Every line below that has "Burrows" in it should be copied.

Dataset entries
━━━━━━━━

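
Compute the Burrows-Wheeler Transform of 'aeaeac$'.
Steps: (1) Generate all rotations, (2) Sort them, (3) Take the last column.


Rotations (sorted):
  0: $aeaeac -> last char: c
  1: ac$aeae -> last char: e
  2: aeac$ae -> last char: e
  3: aeaeac$ -> last char: $
  4: c$aeaea -> last char: a
  5: eac$aea -> last char: a
  6: eaeac$a -> last char: a


BWT = cee$aaa


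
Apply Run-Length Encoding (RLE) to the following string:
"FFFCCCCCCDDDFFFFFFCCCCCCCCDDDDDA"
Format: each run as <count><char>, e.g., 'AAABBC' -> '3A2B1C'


Scanning runs left to right:
  i=0: run of 'F' x 3 -> '3F'
  i=3: run of 'C' x 6 -> '6C'
  i=9: run of 'D' x 3 -> '3D'
  i=12: run of 'F' x 6 -> '6F'
  i=18: run of 'C' x 8 -> '8C'
  i=26: run of 'D' x 5 -> '5D'
  i=31: run of 'A' x 1 -> '1A'

RLE = 3F6C3D6F8C5D1A


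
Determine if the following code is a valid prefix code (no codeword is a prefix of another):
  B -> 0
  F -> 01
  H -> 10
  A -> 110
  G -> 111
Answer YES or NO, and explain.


Checking each pair (does one codeword prefix another?):
  B='0' vs F='01': prefix -- VIOLATION

NO -- this is NOT a valid prefix code. B (0) is a prefix of F (01).


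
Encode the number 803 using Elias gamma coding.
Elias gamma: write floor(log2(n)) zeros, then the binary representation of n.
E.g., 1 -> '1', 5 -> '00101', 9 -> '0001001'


num_bits = floor(log2(803)) + 1 = 10
leading_zeros = num_bits - 1 = 9
binary(803) = 1100100011

Elias gamma(803) = '000000000' + '1100100011' = 0000000001100100011 (19 bits)


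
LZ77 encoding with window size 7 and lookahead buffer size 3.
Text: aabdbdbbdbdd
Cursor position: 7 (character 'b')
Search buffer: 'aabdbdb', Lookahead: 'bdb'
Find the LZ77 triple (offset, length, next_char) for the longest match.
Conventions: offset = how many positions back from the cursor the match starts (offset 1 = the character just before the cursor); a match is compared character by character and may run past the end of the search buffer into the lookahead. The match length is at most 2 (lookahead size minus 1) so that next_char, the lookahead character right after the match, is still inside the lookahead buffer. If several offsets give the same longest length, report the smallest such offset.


Try each offset into the search buffer:
  offset=1 (pos 6, char 'b'): match length 1
  offset=2 (pos 5, char 'd'): match length 0
  offset=3 (pos 4, char 'b'): match length 2
  offset=4 (pos 3, char 'd'): match length 0
  offset=5 (pos 2, char 'b'): match length 2
  offset=6 (pos 1, char 'a'): match length 0
  offset=7 (pos 0, char 'a'): match length 0
Longest match has length 2, found at offsets 3, 5; take the smallest, offset 3.
next_char = character at position 7 + 2 = 9 -> 'b'

Best match: offset=3, length=2 (matching 'bd' starting at position 4)
LZ77 triple: (3, 2, 'b')


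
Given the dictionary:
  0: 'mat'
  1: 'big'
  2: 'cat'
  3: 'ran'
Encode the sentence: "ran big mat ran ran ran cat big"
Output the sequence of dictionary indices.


Look up each word in the dictionary:
  'ran' -> 3
  'big' -> 1
  'mat' -> 0
  'ran' -> 3
  'ran' -> 3
  'ran' -> 3
  'cat' -> 2
  'big' -> 1

Encoded: [3, 1, 0, 3, 3, 3, 2, 1]


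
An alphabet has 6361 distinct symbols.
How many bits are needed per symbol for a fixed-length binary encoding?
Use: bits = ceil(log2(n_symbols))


log2(6361) = 12.635
Bracket: 2^12 = 4096 < 6361 <= 2^13 = 8192
So ceil(log2(6361)) = 13

bits = ceil(log2(6361)) = ceil(12.635) = 13 bits


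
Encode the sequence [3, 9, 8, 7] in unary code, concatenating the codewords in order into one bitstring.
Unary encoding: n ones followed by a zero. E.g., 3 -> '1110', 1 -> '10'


Encode each number as n ones followed by a terminating 0:
  3 -> 1110 (4 bits)
  9 -> 1111111110 (10 bits)
  8 -> 111111110 (9 bits)
  7 -> 11111110 (8 bits)
Total length = 4 + 10 + 9 + 8 = 31 bits.

Unary([3, 9, 8, 7]) = 1110111111111011111111011111110 (31 bits)


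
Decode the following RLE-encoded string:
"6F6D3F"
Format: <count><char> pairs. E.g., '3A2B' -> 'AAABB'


Expanding each <count><char> pair:
  6F -> 'FFFFFF'
  6D -> 'DDDDDD'
  3F -> 'FFF'

Decoded = FFFFFFDDDDDDFFF


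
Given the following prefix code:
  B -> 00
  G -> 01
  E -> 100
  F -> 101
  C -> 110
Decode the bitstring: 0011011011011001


Decoding step by step:
Bits 00 -> B
Bits 110 -> C
Bits 110 -> C
Bits 110 -> C
Bits 110 -> C
Bits 01 -> G


Decoded message: BCCCCG


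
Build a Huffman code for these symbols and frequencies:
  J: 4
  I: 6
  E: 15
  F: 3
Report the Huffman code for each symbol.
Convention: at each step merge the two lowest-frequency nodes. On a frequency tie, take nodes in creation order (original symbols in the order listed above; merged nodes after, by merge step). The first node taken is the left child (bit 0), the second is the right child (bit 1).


Huffman tree construction:
Step 1: Merge F(3) + J(4) = 7
Step 2: Merge I(6) + (F+J)(7) = 13
Step 3: Merge (I+(F+J))(13) + E(15) = 28
Read each symbol's code off the tree from the root (left child = 0, right child = 1).

Codes:
  J: 011 (length 3)
  I: 00 (length 2)
  E: 1 (length 1)
  F: 010 (length 3)
Average code length: 48/28 = 1.7143 bits/symbol


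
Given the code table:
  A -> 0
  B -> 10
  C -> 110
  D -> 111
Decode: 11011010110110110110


Decoding:
110 -> C
110 -> C
10 -> B
110 -> C
110 -> C
110 -> C
110 -> C


Result: CCBCCCC


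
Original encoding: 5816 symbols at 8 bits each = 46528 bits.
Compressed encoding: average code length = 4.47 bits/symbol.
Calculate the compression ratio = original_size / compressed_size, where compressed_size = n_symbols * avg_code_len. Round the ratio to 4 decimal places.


original_size = n_symbols * orig_bits = 5816 * 8 = 46528 bits
compressed_size = n_symbols * avg_code_len = 5816 * 4.47 = 25997.52 bits
ratio = original_size / compressed_size = 46528 / 25997.52 = 1.7897

Compression ratio = 1.7897


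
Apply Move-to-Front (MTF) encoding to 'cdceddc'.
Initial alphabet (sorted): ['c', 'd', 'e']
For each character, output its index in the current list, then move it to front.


MTF encoding:
'c': index 0 in ['c', 'd', 'e'] -> ['c', 'd', 'e']
'd': index 1 in ['c', 'd', 'e'] -> ['d', 'c', 'e']
'c': index 1 in ['d', 'c', 'e'] -> ['c', 'd', 'e']
'e': index 2 in ['c', 'd', 'e'] -> ['e', 'c', 'd']
'd': index 2 in ['e', 'c', 'd'] -> ['d', 'e', 'c']
'd': index 0 in ['d', 'e', 'c'] -> ['d', 'e', 'c']
'c': index 2 in ['d', 'e', 'c'] -> ['c', 'd', 'e']


Output: [0, 1, 1, 2, 2, 0, 2]


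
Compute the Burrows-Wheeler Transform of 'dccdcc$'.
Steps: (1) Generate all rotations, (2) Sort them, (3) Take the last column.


Rotations (sorted):
  0: $dccdcc -> last char: c
  1: c$dccdc -> last char: c
  2: cc$dccd -> last char: d
  3: ccdcc$d -> last char: d
  4: cdcc$dc -> last char: c
  5: dcc$dcc -> last char: c
  6: dccdcc$ -> last char: $


BWT = ccddcc$


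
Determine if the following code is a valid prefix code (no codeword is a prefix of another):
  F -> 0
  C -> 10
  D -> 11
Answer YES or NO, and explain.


Checking each pair (does one codeword prefix another?):
  F='0' vs C='10': no prefix
  F='0' vs D='11': no prefix
  C='10' vs F='0': no prefix
  C='10' vs D='11': no prefix
  D='11' vs F='0': no prefix
  D='11' vs C='10': no prefix
No violation found over all pairs.

YES -- this is a valid prefix code. No codeword is a prefix of any other codeword.


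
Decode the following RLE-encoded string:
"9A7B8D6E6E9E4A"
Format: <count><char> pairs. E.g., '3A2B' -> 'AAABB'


Expanding each <count><char> pair:
  9A -> 'AAAAAAAAA'
  7B -> 'BBBBBBB'
  8D -> 'DDDDDDDD'
  6E -> 'EEEEEE'
  6E -> 'EEEEEE'
  9E -> 'EEEEEEEEE'
  4A -> 'AAAA'

Decoded = AAAAAAAAABBBBBBBDDDDDDDDEEEEEEEEEEEEEEEEEEEEEAAAA


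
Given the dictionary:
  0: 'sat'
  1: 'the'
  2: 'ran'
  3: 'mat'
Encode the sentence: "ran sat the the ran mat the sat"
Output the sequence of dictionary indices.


Look up each word in the dictionary:
  'ran' -> 2
  'sat' -> 0
  'the' -> 1
  'the' -> 1
  'ran' -> 2
  'mat' -> 3
  'the' -> 1
  'sat' -> 0

Encoded: [2, 0, 1, 1, 2, 3, 1, 0]


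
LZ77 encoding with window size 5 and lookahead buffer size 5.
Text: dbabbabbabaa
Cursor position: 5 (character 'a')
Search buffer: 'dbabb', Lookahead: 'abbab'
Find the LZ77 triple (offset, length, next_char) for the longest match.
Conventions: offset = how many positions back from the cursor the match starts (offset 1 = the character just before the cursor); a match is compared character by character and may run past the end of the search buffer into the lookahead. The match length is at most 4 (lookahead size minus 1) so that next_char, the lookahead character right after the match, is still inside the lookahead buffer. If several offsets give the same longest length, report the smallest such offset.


Try each offset into the search buffer:
  offset=1 (pos 4, char 'b'): match length 0
  offset=2 (pos 3, char 'b'): match length 0
  offset=3 (pos 2, char 'a'): match length 4
  offset=4 (pos 1, char 'b'): match length 0
  offset=5 (pos 0, char 'd'): match length 0
Longest match has length 4 at offset 3.
next_char = character at position 5 + 4 = 9 -> 'b'

Best match: offset=3, length=4 (matching 'abba' starting at position 2)
LZ77 triple: (3, 4, 'b')


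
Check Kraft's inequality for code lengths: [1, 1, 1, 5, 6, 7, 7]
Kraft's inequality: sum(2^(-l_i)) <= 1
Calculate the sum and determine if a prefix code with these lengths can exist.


Sum = 2^(-1) + 2^(-1) + 2^(-1) + 2^(-5) + 2^(-6) + 2^(-7) + 2^(-7)
    = 0.5 + 0.5 + 0.5 + 0.03125 + 0.015625 + 0.0078125 + 0.0078125
    = 200/128 = 1.5625
Since 1.5625 > 1, Kraft's inequality is NOT satisfied.
A prefix code with these lengths CANNOT exist.

Kraft sum = 1.5625. Not satisfied.


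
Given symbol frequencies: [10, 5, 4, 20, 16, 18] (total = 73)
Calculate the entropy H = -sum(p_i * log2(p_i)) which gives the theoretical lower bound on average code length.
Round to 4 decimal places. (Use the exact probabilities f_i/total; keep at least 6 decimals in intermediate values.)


Per-symbol terms -p_i * log2(p_i) with p_i = f_i/73:
  p = 10/73 = 0.136986: log2(p) = -2.867896, -p*log2(p) = 0.392863
  p = 5/73 = 0.068493: log2(p) = -3.867896, -p*log2(p) = 0.264924
  p = 4/73 = 0.054795: log2(p) = -4.189825, -p*log2(p) = 0.229579
  p = 20/73 = 0.273973: log2(p) = -1.867896, -p*log2(p) = 0.511752
  p = 16/73 = 0.219178: log2(p) = -2.189825, -p*log2(p) = 0.479962
  p = 18/73 = 0.246575: log2(p) = -2.019900, -p*log2(p) = 0.498057
H = 0.392863 + 0.264924 + 0.229579 + 0.511752 + 0.479962 + 0.498057 = 2.377137

H = 2.3771 bits/symbol


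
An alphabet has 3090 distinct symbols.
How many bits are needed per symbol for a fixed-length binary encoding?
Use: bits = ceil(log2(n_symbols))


log2(3090) = 11.5934
Bracket: 2^11 = 2048 < 3090 <= 2^12 = 4096
So ceil(log2(3090)) = 12

bits = ceil(log2(3090)) = ceil(11.5934) = 12 bits


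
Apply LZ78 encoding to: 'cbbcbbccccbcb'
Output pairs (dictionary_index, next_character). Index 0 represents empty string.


LZ78 encoding steps:
Dictionary: {0: ''}
Step 1: w='' (idx 0), next='c' -> output (0, 'c'), add 'c' as idx 1
Step 2: w='' (idx 0), next='b' -> output (0, 'b'), add 'b' as idx 2
Step 3: w='b' (idx 2), next='c' -> output (2, 'c'), add 'bc' as idx 3
Step 4: w='b' (idx 2), next='b' -> output (2, 'b'), add 'bb' as idx 4
Step 5: w='c' (idx 1), next='c' -> output (1, 'c'), add 'cc' as idx 5
Step 6: w='cc' (idx 5), next='b' -> output (5, 'b'), add 'ccb' as idx 6
Step 7: w='c' (idx 1), next='b' -> output (1, 'b'), add 'cb' as idx 7


Encoded: [(0, 'c'), (0, 'b'), (2, 'c'), (2, 'b'), (1, 'c'), (5, 'b'), (1, 'b')]


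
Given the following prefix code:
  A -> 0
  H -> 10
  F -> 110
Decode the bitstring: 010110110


Decoding step by step:
Bits 0 -> A
Bits 10 -> H
Bits 110 -> F
Bits 110 -> F


Decoded message: AHFF


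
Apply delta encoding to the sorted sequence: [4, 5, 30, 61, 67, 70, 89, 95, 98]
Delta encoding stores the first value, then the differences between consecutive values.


First value: 4
Deltas:
  5 - 4 = 1
  30 - 5 = 25
  61 - 30 = 31
  67 - 61 = 6
  70 - 67 = 3
  89 - 70 = 19
  95 - 89 = 6
  98 - 95 = 3


Delta encoded: [4, 1, 25, 31, 6, 3, 19, 6, 3]


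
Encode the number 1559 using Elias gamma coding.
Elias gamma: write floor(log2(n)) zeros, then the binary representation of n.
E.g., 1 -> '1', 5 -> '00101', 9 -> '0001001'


num_bits = floor(log2(1559)) + 1 = 11
leading_zeros = num_bits - 1 = 10
binary(1559) = 11000010111

Elias gamma(1559) = '0000000000' + '11000010111' = 000000000011000010111 (21 bits)


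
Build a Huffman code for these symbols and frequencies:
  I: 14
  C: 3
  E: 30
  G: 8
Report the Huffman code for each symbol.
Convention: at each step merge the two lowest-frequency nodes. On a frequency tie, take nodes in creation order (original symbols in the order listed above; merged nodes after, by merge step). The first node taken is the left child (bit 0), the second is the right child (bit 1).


Huffman tree construction:
Step 1: Merge C(3) + G(8) = 11
Step 2: Merge (C+G)(11) + I(14) = 25
Step 3: Merge ((C+G)+I)(25) + E(30) = 55
Read each symbol's code off the tree from the root (left child = 0, right child = 1).

Codes:
  I: 01 (length 2)
  C: 000 (length 3)
  E: 1 (length 1)
  G: 001 (length 3)
Average code length: 91/55 = 1.6545 bits/symbol


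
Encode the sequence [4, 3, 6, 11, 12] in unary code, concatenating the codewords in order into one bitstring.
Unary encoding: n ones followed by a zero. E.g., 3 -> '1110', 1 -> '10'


Encode each number as n ones followed by a terminating 0:
  4 -> 11110 (5 bits)
  3 -> 1110 (4 bits)
  6 -> 1111110 (7 bits)
  11 -> 111111111110 (12 bits)
  12 -> 1111111111110 (13 bits)
Total length = 5 + 4 + 7 + 12 + 13 = 41 bits.

Unary([4, 3, 6, 11, 12]) = 11110111011111101111111111101111111111110 (41 bits)


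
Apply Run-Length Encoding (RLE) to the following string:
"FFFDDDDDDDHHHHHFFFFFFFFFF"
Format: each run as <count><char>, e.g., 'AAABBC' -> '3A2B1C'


Scanning runs left to right:
  i=0: run of 'F' x 3 -> '3F'
  i=3: run of 'D' x 7 -> '7D'
  i=10: run of 'H' x 5 -> '5H'
  i=15: run of 'F' x 10 -> '10F'

RLE = 3F7D5H10F


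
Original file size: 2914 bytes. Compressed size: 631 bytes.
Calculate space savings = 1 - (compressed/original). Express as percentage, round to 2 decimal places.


ratio = compressed/original = 631/2914 = 0.216541
savings = 1 - ratio = 1 - 0.216541 = 0.783459
as a percentage: 0.783459 * 100 = 78.35%

Space savings = 1 - 631/2914 = 78.35%


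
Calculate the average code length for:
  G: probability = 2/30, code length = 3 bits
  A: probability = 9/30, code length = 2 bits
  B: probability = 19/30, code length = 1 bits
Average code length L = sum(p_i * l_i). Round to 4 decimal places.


Weighted contributions p_i * l_i:
  G: (2/30) * 3 = 6/30
  A: (9/30) * 2 = 18/30
  B: (19/30) * 1 = 19/30
Sum = (6 + 18 + 19)/30 = 43/30

L = 43/30 = 1.4333 bits/symbol


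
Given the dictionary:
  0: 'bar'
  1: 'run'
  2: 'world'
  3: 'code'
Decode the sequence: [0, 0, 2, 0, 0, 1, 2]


Look up each index in the dictionary:
  0 -> 'bar'
  0 -> 'bar'
  2 -> 'world'
  0 -> 'bar'
  0 -> 'bar'
  1 -> 'run'
  2 -> 'world'

Decoded: "bar bar world bar bar run world"


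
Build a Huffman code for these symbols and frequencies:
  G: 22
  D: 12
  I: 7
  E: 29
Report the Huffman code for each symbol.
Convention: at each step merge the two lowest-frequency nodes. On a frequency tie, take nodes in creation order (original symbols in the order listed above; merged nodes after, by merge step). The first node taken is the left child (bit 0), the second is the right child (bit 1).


Huffman tree construction:
Step 1: Merge I(7) + D(12) = 19
Step 2: Merge (I+D)(19) + G(22) = 41
Step 3: Merge E(29) + ((I+D)+G)(41) = 70
Read each symbol's code off the tree from the root (left child = 0, right child = 1).

Codes:
  G: 11 (length 2)
  D: 101 (length 3)
  I: 100 (length 3)
  E: 0 (length 1)
Average code length: 130/70 = 1.8571 bits/symbol


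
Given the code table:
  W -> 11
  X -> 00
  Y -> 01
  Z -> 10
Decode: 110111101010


Decoding:
11 -> W
01 -> Y
11 -> W
10 -> Z
10 -> Z
10 -> Z


Result: WYWZZZ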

━━━━━━━━

* **Answer**:
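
Compute the Burrows-Wheeler Transform of 'aeaeac$'.
Compute the Burrows-Wheeler Transform of 'dccdcc$'.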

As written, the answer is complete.